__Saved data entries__
Content starts

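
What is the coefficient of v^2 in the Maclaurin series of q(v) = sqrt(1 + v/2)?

c_2 = q′′(0)/2! = -1/32.

-1/32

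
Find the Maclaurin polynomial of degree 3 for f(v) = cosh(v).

v^2/2 + 1

[v^0] = 1;  [v^1] = 0;  [v^2] = 1/2;  [v^3] = 0.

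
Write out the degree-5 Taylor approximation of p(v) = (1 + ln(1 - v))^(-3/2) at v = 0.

Substitute the inner expansion into the outer series and collect powers.
p(0) = 1
p′(0) = 3/2
p′′(0) = 21/4
p′′′(0) = 219/8
p^(4)(0) = 3009/16
p^(5)(0) = 51147/32

17049*v^5/1280 + 1003*v^4/128 + 73*v^3/16 + 21*v^2/8 + 3*v/2 + 1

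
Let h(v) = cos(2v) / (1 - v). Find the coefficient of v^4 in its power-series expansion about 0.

Take the Cauchy product of the two expansions.
h(0) = 1
h′(0) = 1
h′′(0) = -2
h′′′(0) = -6
h^(4)(0) = -8

-1/3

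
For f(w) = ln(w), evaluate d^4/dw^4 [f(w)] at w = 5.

-6/625

Apply the Taylor formula c_k = f^(k)(a)/k!.
The coefficient of (w - 5)^4 in the expansion is -1/2500, so f^(4)(5) = 4! * (-1/2500) = -6/625.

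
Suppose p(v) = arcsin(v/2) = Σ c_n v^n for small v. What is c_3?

1/48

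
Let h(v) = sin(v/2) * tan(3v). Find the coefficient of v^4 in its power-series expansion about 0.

Take the Cauchy product of the two expansions.
[v^0] = 0;  [v^1] = 0;  [v^2] = 3/2;  [v^3] = 0;  [v^4] = 71/16.

71/16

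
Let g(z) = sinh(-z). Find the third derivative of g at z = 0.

-1

Use the known series and substitute for the argument.
The coefficient of z^3 in the expansion is -1/6, so g′′′(0) = 3! * (-1/6) = -1.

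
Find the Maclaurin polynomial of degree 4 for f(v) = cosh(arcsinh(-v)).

Substitute the inner expansion into the outer series and collect powers.
f(0) = 1
f′(0) = 0
f′′(0) = 1
f′′′(0) = 0
f^(4)(0) = -3
The Taylor polynomial is Σ f^(k)(0)/k! · v^k.

-v^4/8 + v^2/2 + 1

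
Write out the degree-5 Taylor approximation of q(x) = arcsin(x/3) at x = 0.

x^5/3240 + x^3/162 + x/3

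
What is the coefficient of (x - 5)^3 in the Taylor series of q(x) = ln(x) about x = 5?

1/375

[(x - 5)^0] = ln(5);  [(x - 5)^1] = 1/5;  [(x - 5)^2] = -1/50;  [(x - 5)^3] = 1/375.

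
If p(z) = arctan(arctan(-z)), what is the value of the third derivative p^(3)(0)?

4

Compose series: expand the inner function first, then feed it into the outer expansion.
The coefficient of z^3 in the expansion is 2/3, so p′′′(0) = 3! * (2/3) = 4.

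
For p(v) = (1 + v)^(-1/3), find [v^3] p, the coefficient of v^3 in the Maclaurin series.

-14/81

p(0) = 1
p′(0) = -1/3
p′′(0) = 4/9
p′′′(0) = -28/27
Then c_k = p^(k)(0)/k! gives each Taylor coefficient.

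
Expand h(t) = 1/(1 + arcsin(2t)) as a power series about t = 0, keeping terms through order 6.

Substitute the inner expansion into the outer series and collect powers.
[t^0] = 1;  [t^1] = -2;  [t^2] = 4;  [t^3] = -28/3;  [t^4] = 64/3;  [t^5] = -252/5;  [t^6] = 5312/45.

5312*t^6/45 - 252*t^5/5 + 64*t^4/3 - 28*t^3/3 + 4*t^2 - 2*t + 1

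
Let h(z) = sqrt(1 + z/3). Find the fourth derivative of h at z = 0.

-5/432

The coefficient of z^4 in the expansion is -5/10368, so h^(4)(0) = 4! * (-5/10368) = -5/432.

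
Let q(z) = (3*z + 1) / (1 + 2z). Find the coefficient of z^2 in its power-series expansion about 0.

-2

Distribute the polynomial across the series and collect like powers.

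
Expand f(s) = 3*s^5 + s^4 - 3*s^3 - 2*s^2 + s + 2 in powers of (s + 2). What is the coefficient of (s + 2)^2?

-200

f(-2) = -64
f′(-2) = 181
f′′(-2) = -400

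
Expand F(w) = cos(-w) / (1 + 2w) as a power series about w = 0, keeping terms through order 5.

-337*w^5/12 + 337*w^4/24 - 7*w^3 + 7*w^2/2 - 2*w + 1

Write out both Maclaurin series and multiply, keeping only the needed powers.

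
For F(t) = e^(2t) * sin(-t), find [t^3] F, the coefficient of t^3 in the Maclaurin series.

-11/6

Expand each factor separately, then convolve coefficients.
F(0) = 0
F′(0) = -1
F′′(0) = -4
F′′′(0) = -11
The Taylor polynomial is Σ F^(k)(0)/k! · t^k.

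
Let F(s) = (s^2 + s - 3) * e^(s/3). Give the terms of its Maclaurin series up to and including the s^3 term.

Shift and add copies of the series according to the polynomial's terms.
F(0) = -3
F′(0) = 0
F′′(0) = 7/3
F′′′(0) = 20/9

10*s^3/27 + 7*s^2/6 - 3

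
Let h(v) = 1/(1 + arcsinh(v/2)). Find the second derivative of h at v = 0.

Let u equal the inner series; expand the outer function in u and truncate.
From the series, [v^2] h = 1/4; multiply by 2! = 2 to get 1/2.

1/2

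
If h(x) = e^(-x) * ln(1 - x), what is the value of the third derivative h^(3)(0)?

Expand each factor separately, then convolve coefficients.
The coefficient of x^3 in the expansion is -1/3, so h′′′(0) = 3! * (-1/3) = -2.

-2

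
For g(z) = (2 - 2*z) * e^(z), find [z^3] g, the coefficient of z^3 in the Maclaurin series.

-2/3

Distribute the polynomial across the series and collect like powers.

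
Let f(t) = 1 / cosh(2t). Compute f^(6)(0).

-3904

Divide the numerator series by the denominator series (power-series long division).
The coefficient of t^6 in the expansion is -244/45, so f^(6)(0) = 6! * (-244/45) = -3904.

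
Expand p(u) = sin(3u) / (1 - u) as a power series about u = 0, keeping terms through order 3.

Take the Cauchy product of the two expansions.

-3*u^3/2 + 3*u^2 + 3*u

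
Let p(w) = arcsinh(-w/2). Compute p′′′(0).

1/8

From the series, [w^3] p = 1/48; multiply by 3! = 6 to get 1/8.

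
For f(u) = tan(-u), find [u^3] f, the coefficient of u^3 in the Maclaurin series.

Apply the Taylor formula c_k = f^(k)(a)/k!.
[u^0] = 0;  [u^1] = -1;  [u^2] = 0;  [u^3] = -1/3.

-1/3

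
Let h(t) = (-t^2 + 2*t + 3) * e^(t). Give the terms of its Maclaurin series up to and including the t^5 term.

Shift and add copies of the series according to the polynomial's terms.
h(0) = 3
h′(0) = 5
h′′(0) = 5
h′′′(0) = 3
h^(4)(0) = -1
h^(5)(0) = -7

-7*t^5/120 - t^4/24 + t^3/2 + 5*t^2/2 + 5*t + 3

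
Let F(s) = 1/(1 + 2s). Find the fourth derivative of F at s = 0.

From the series, [s^4] F = 16; multiply by 4! = 24 to get 384.

384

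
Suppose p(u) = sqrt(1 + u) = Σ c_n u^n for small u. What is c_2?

-1/8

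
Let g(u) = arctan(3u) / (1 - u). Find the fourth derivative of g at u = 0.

-144

Write out both Maclaurin series and multiply, keeping only the needed powers.
The coefficient of u^4 in the expansion is -6, so g^(4)(0) = 4! * (-6) = -144.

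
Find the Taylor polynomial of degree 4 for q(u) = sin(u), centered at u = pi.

(u - pi)^3/6 - (u - pi)

Apply the Taylor formula c_k = f^(k)(a)/k!.
q(pi) = 0
q′(pi) = -1
q′′(pi) = 0
q′′′(pi) = 1
q^(4)(pi) = 0
The Taylor polynomial is Σ q^(k)(pi)/k! · (u - pi)^k.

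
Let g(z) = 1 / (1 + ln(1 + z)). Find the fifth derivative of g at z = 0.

-694

Use the geometric series for the reciprocal, then substitute.
The coefficient of z^5 in the expansion is -347/60, so g^(5)(0) = 5! * (-347/60) = -694.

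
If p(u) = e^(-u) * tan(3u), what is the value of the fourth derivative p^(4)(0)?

Multiply the two series term by term and collect like powers.
The coefficient of u^4 in the expansion is -19/2, so p^(4)(0) = 4! * (-19/2) = -228.

-228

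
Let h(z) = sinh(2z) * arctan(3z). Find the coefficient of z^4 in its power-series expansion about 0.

Write out both Maclaurin series and multiply, keeping only the needed powers.
h(0) = 0
h′(0) = 0
h′′(0) = 12
h′′′(0) = 0
h^(4)(0) = -336

-14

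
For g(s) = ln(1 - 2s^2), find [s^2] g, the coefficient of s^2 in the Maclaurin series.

Compute the successive derivatives at the expansion point and divide by k!.

-2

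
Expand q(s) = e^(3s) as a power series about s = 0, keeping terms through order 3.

Differentiate repeatedly and evaluate at the center.
q(0) = 1
q′(0) = 3
q′′(0) = 9
q′′′(0) = 27

9*s^3/2 + 9*s^2/2 + 3*s + 1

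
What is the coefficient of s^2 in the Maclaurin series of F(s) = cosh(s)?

F(0) = 1
F′(0) = 0
F′′(0) = 1
So c_2 = F′′(0)/2! = 1/2.

1/2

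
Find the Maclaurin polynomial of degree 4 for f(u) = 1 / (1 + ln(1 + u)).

Expand as Σ (-1)^k u^k with u equal to the inner function's series.
[u^0] = 1;  [u^1] = -1;  [u^2] = 3/2;  [u^3] = -7/3;  [u^4] = 11/3.

11*u^4/3 - 7*u^3/3 + 3*u^2/2 - u + 1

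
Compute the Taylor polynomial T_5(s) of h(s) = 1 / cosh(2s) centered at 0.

Divide the numerator series by the denominator series (power-series long division).

10*s^4/3 - 2*s^2 + 1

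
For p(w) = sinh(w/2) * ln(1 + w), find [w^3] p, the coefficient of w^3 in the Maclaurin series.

-1/4

Take the Cauchy product of the two expansions.
So c_3 = p′′′(0)/3! = -1/4.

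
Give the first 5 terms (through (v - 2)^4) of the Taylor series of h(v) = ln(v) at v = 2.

h(2) = ln(2)
h′(2) = 1/2
h′′(2) = -1/4
h′′′(2) = 1/4
h^(4)(2) = -3/8

-(v - 2)^4/64 + (v - 2)^3/24 - (v - 2)^2/8 + (v - 2)/2 + ln(2)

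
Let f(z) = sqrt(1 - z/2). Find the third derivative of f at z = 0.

The coefficient of z^3 in the expansion is -1/128, so f′′′(0) = 3! * (-1/128) = -3/64.

-3/64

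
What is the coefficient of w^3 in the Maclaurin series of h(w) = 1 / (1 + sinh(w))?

Use the geometric series for the reciprocal, then substitute.
h(0) = 1
h′(0) = -1
h′′(0) = 2
h′′′(0) = -7
The Taylor polynomial is Σ h^(k)(0)/k! · w^k.

-7/6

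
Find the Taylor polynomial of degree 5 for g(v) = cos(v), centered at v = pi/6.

[(v - pi/6)^0] = sqrt(3)/2;  [(v - pi/6)^1] = -1/2;  [(v - pi/6)^2] = -sqrt(3)/4;  [(v - pi/6)^3] = 1/12;  [(v - pi/6)^4] = sqrt(3)/48;  [(v - pi/6)^5] = -1/240.

-(v - pi/6)^5/240 + sqrt(3)*(v - pi/6)^4/48 + (v - pi/6)^3/12 - sqrt(3)*(v - pi/6)^2/4 - (v - pi/6)/2 + sqrt(3)/2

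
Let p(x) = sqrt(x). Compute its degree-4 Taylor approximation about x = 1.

p(1) = 1
p′(1) = 1/2
p′′(1) = -1/4
p′′′(1) = 3/8
p^(4)(1) = -15/16
Dividing each by k! gives the coefficients c_0, ..., c_4.

-5*(x - 1)^4/128 + (x - 1)^3/16 - (x - 1)^2/8 + (x - 1)/2 + 1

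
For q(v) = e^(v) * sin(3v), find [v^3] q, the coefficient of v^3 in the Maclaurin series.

-3

Write out both Maclaurin series and multiply, keeping only the needed powers.
So c_3 = q′′′(0)/3! = -3.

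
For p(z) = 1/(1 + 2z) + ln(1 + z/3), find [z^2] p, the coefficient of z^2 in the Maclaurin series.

71/18

Expand each term separately and add.
p(0) = 1
p′(0) = -5/3
p′′(0) = 71/9
So c_2 = p′′(0)/2! = 71/18.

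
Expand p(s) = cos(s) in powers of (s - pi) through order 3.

(s - pi)^2/2 - 1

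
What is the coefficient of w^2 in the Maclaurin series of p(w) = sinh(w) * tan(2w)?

Multiply the two series term by term and collect like powers.
[w^0] = 0;  [w^1] = 0;  [w^2] = 2.

2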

Content ends

__Work to complete__
Output exactly, and only, the lines running from the one that contains "For q(v) = e^(v)" through the last line of the entries above.

__Finished task__
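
For q(v) = e^(v) * sin(3v), find [v^3] q, the coefficient of v^3 in the Maclaurin series.

-3

Write out both Maclaurin series and multiply, keeping only the needed powers.
So c_3 = q′′′(0)/3! = -3.

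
For p(z) = 1/(1 + 2z) + ln(1 + z/3), find [z^2] p, the coefficient of z^2 in the Maclaurin series.

71/18

Expand each term separately and add.
p(0) = 1
p′(0) = -5/3
p′′(0) = 71/9
So c_2 = p′′(0)/2! = 71/18.

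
Expand p(s) = cos(s) in powers of (s - pi) through order 3.

(s - pi)^2/2 - 1

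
What is the coefficient of w^2 in the Maclaurin series of p(w) = sinh(w) * tan(2w)?

Multiply the two series term by term and collect like powers.
[w^0] = 0;  [w^1] = 0;  [w^2] = 2.

2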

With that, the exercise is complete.